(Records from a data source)
▽

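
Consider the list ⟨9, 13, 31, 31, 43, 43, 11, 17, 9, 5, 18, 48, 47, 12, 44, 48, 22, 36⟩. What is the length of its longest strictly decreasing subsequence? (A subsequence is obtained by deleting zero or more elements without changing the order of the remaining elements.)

Scanning left to right, the best length ending at each element is: 9→1, 13→1, 31→1, 31→1, 43→1, 43→1, 11→2, 17→2, 9→3, 5→4, 18→2, 48→1, 47→2, 12→3, 44→3, 48→1, 22→4, 36→4.
So the longest decreasing subsequence has length 4, e.g. 13, 11, 9, 5.

4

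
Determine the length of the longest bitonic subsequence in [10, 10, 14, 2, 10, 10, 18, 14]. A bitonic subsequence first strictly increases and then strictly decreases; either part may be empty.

4

Let inc[i] be the LIS ending at i and dec[i] the longest strictly decreasing subsequence starting at i. inc = [1, 1, 2, 1, 2, 2, 3, 3], dec = [2, 2, 2, 1, 1, 1, 2, 1].
max_i inc[i]+dec[i]−1 = 4, with one witness 10, 14, 18, 14.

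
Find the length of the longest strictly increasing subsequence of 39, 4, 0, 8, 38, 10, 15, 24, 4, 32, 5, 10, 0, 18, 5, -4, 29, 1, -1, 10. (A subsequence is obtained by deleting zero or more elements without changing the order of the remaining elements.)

6

Let dp[i] be the longest increasing subsequence ending at position i. Then dp = [1, 1, 1, 2, 3, 3, 4, 5, 2, 6, 3, 4, 1, 5, 3, 1, 6, 2, 2, 4].
The maximum is 6; one witness is 4, 8, 10, 15, 24, 32 at positions 2,4,6,7,8,10.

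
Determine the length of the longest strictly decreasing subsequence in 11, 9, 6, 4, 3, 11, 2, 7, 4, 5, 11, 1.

Scanning left to right, the best length ending at each element is: 11→1, 9→2, 6→3, 4→4, 3→5, 11→1, 2→6, 7→3, 4→4, 5→4, 11→1, 1→7.
So the longest decreasing subsequence has length 7, e.g. 11, 9, 6, 4, 3, 2, 1.

7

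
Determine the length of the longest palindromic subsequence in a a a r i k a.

4

One longest palindromic subsequence is aaaa (positions 1,2,3,7); it reads the same forward and backward, and the interval DP gives dp[1][7] = 4.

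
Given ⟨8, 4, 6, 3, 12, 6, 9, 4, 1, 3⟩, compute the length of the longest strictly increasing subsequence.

3

Scanning left to right, the best length ending at each element is: 8→1, 4→1, 6→2, 3→1, 12→3, 6→2, 9→3, 4→2, 1→1, 3→2.
So the longest increasing subsequence has length 3, e.g. 4, 6, 12.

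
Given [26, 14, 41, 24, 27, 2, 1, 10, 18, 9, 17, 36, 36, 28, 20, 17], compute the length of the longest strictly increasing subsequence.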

△

Once you reach the line that contains "1, 3⟩, compute", print it and every line after it exactly as written, stopping at the last line of the records and adding nothing.

### Response box:
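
Given ⟨8, 4, 6, 3, 12, 6, 9, 4, 1, 3⟩, compute the length of the longest strictly increasing subsequence.

3

Scanning left to right, the best length ending at each element is: 8→1, 4→1, 6→2, 3→1, 12→3, 6→2, 9→3, 4→2, 1→1, 3→2.
So the longest increasing subsequence has length 3, e.g. 4, 6, 12.

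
Given [26, 14, 41, 24, 27, 2, 1, 10, 18, 9, 17, 36, 36, 28, 20, 17], compute the length of the longest strictly increasing subsequence.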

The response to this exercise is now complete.